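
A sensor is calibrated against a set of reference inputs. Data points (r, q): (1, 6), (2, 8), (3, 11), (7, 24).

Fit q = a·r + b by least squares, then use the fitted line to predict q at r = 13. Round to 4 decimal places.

q̂ = 42.2048

Setting ∂/∂a … = 0 gives: 63·a + 13·b = 223;  13·a + 4·b = 49.
(Σr·r = 63, Σr = 13, Σ1 = 4, Σr·q = 223, Σq = 49.)
Δ = 63·4 − 13² = 83.
a = (223·4 − 13·49)/83 = 255/83; b = (63·49 − 13·223)/83 = 188/83.
At r = 13: q̂ = (255/83)·(13) + (188/83)·(1) = 3503/83.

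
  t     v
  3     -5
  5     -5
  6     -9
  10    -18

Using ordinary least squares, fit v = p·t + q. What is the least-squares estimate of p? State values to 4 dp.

Entries of MᵀM: Σt·t = 170, Σt = 24, Σ1 = 4.
For Mᵀv: Σt·v = -274, Σv = -37.
So MᵀM·[p, q]ᵀ = Mᵀv: [[170, 24]; [24, 4]]·[p, q]ᵀ = [-274, -37]ᵀ.
Determinant 170·4 − 24² = 104.
p = ((-274)·4 − 24·(-37))/104 = -2; q = (170·(-37) − 24·(-274))/104 = 11/4.

p = -2.0000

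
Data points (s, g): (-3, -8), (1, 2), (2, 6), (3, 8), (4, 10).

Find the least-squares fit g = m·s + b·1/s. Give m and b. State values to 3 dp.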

# [Work request]
From the records above, extract every entry verbatim.

# [The completed task]
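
A sensor is calibrated against a set of reference inputs. Data points (r, q): (1, 6), (2, 8), (3, 11), (7, 24).

Fit q = a·r + b by least squares, then use the fitted line to predict q at r = 13. Round to 4 decimal places.

q̂ = 42.2048

Setting ∂/∂a … = 0 gives: 63·a + 13·b = 223;  13·a + 4·b = 49.
(Σr·r = 63, Σr = 13, Σ1 = 4, Σr·q = 223, Σq = 49.)
Δ = 63·4 − 13² = 83.
a = (223·4 − 13·49)/83 = 255/83; b = (63·49 − 13·223)/83 = 188/83.
At r = 13: q̂ = (255/83)·(13) + (188/83)·(1) = 3503/83.

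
  t     v
  3     -5
  5     -5
  6     -9
  10    -18

Using ordinary least squares, fit v = p·t + q. What is the least-squares estimate of p? State values to 4 dp.

Entries of MᵀM: Σt·t = 170, Σt = 24, Σ1 = 4.
For Mᵀv: Σt·v = -274, Σv = -37.
So MᵀM·[p, q]ᵀ = Mᵀv: [[170, 24]; [24, 4]]·[p, q]ᵀ = [-274, -37]ᵀ.
Determinant 170·4 − 24² = 104.
p = ((-274)·4 − 24·(-37))/104 = -2; q = (170·(-37) − 24·(-274))/104 = 11/4.

p = -2.0000

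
Data points (s, g): (-3, -8), (1, 2), (2, 6), (3, 8), (4, 10).

Find the least-squares fit g = m·s + b·1/s. Give m and b. State values to 3 dp.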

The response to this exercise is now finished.